I would like every entry below written out exactly.

#### Material for this exercise

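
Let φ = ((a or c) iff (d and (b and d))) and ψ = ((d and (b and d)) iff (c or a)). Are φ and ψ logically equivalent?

  a   |   b   |   c   |   d   ||   φ   |   ψ  
False | False | False | False ||  True |  True
False | False | False |  True ||  True |  True
False | False |  True | False || False | False
False | False |  True |  True || False | False
False |  True | False | False ||  True |  True
False |  True | False |  True || False | False
False |  True |  True | False || False | False
False |  True |  True |  True ||  True |  True
 True | False | False | False || False | False
 True | False | False |  True || False | False
 True | False |  True | False || False | False
 True | False |  True |  True || False | False
 True |  True | False | False || False | False
 True |  True | False |  True ||  True |  True
 True |  True |  True | False || False | False
 True |  True |  True |  True ||  True |  True
The columns for φ and ψ agree on every row, so they are logically equivalent.

equivalent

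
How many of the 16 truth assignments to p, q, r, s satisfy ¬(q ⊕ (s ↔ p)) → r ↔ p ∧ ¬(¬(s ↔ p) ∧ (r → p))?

p | q | r | s || (s ↔ p) | (q ⊕ (s ↔ p)) | ¬(q ⊕ (s ↔ p)) | (¬(q ⊕ (s ↔ p)) → r) | ¬(s ↔ p) | (r → p) | (¬(s ↔ p) ∧ (r → p)) | ¬(¬(s ↔ p) ∧ (r → p)) | (p ∧ ¬(¬(s ↔ p) ∧ (r → p))) | φ
T | T | T | T ||    T    |       F       |       T        |          T           |    F     |    T    |          F           |           T           |              T              | T
T | T | T | F ||    F    |       T       |       F        |          T           |    T     |    T    |          T           |           F           |              F              | F
T | T | F | T ||    T    |       F       |       T        |          F           |    F     |    T    |          F           |           T           |              T              | F
T | T | F | F ||    F    |       T       |       F        |          T           |    T     |    T    |          T           |           F           |              F              | F
T | F | T | T ||    T    |       T       |       F        |          T           |    F     |    T    |          F           |           T           |              T              | T
T | F | T | F ||    F    |       F       |       T        |          T           |    T     |    T    |          T           |           F           |              F              | F
T | F | F | T ||    T    |       T       |       F        |          T           |    F     |    T    |          F           |           T           |              T              | T
T | F | F | F ||    F    |       F       |       T        |          F           |    T     |    T    |          T           |           F           |              F              | T
F | T | T | T ||    F    |       T       |       F        |          T           |    T     |    F    |          F           |           T           |              F              | F
F | T | T | F ||    T    |       F       |       T        |          T           |    F     |    F    |          F           |           T           |              F              | F
F | T | F | T ||    F    |       T       |       F        |          T           |    T     |    T    |          T           |           F           |              F              | F
F | T | F | F ||    T    |       F       |       T        |          F           |    F     |    T    |          F           |           T           |              F              | T
F | F | T | T ||    F    |       F       |       T        |          T           |    T     |    F    |          F           |           T           |              F              | F
F | F | T | F ||    T    |       T       |       F        |          T           |    F     |    F    |          F           |           T           |              F              | F
F | F | F | T ||    F    |       F       |       T        |          F           |    T     |    T    |          T           |           F           |              F              | T
F | F | F | F ||    T    |       T       |       F        |          T           |    F     |    T    |          F           |           T           |              F              | F
The formula is true on 6 of the 16 rows.

6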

########

- **Worked solution**:
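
Let φ = ((a or c) iff (d and (b and d))) and ψ = ((d and (b and d)) iff (c or a)). Are φ and ψ logically equivalent?

  a   |   b   |   c   |   d   ||   φ   |   ψ  
False | False | False | False ||  True |  True
False | False | False |  True ||  True |  True
False | False |  True | False || False | False
False | False |  True |  True || False | False
False |  True | False | False ||  True |  True
False |  True | False |  True || False | False
False |  True |  True | False || False | False
False |  True |  True |  True ||  True |  True
 True | False | False | False || False | False
 True | False | False |  True || False | False
 True | False |  True | False || False | False
 True | False |  True |  True || False | False
 True |  True | False | False || False | False
 True |  True | False |  True ||  True |  True
 True |  True |  True | False || False | False
 True |  True |  True |  True ||  True |  True
The columns for φ and ψ agree on every row, so they are logically equivalent.

equivalent

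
How many of the 16 truth assignments to p, q, r, s satisfy ¬(q ⊕ (s ↔ p)) → r ↔ p ∧ ¬(¬(s ↔ p) ∧ (r → p))?

p | q | r | s || (s ↔ p) | (q ⊕ (s ↔ p)) | ¬(q ⊕ (s ↔ p)) | (¬(q ⊕ (s ↔ p)) → r) | ¬(s ↔ p) | (r → p) | (¬(s ↔ p) ∧ (r → p)) | ¬(¬(s ↔ p) ∧ (r → p)) | (p ∧ ¬(¬(s ↔ p) ∧ (r → p))) | φ
T | T | T | T ||    T    |       F       |       T        |          T           |    F     |    T    |          F           |           T           |              T              | T
T | T | T | F ||    F    |       T       |       F        |          T           |    T     |    T    |          T           |           F           |              F              | F
T | T | F | T ||    T    |       F       |       T        |          F           |    F     |    T    |          F           |           T           |              T              | F
T | T | F | F ||    F    |       T       |       F        |          T           |    T     |    T    |          T           |           F           |              F              | F
T | F | T | T ||    T    |       T       |       F        |          T           |    F     |    T    |          F           |           T           |              T              | T
T | F | T | F ||    F    |       F       |       T        |          T           |    T     |    T    |          T           |           F           |              F              | F
T | F | F | T ||    T    |       T       |       F        |          T           |    F     |    T    |          F           |           T           |              T              | T
T | F | F | F ||    F    |       F       |       T        |          F           |    T     |    T    |          T           |           F           |              F              | T
F | T | T | T ||    F    |       T       |       F        |          T           |    T     |    F    |          F           |           T           |              F              | F
F | T | T | F ||    T    |       F       |       T        |          T           |    F     |    F    |          F           |           T           |              F              | F
F | T | F | T ||    F    |       T       |       F        |          T           |    T     |    T    |          T           |           F           |              F              | F
F | T | F | F ||    T    |       F       |       T        |          F           |    F     |    T    |          F           |           T           |              F              | T
F | F | T | T ||    F    |       F       |       T        |          T           |    T     |    F    |          F           |           T           |              F              | F
F | F | T | F ||    T    |       T       |       F        |          T           |    F     |    F    |          F           |           T           |              F              | F
F | F | F | T ||    F    |       F       |       T        |          F           |    T     |    T    |          T           |           F           |              F              | T
F | F | F | F ||    T    |       T       |       F        |          T           |    F     |    T    |          F           |           T           |              F              | F
The formula is true on 6 of the 16 rows.

6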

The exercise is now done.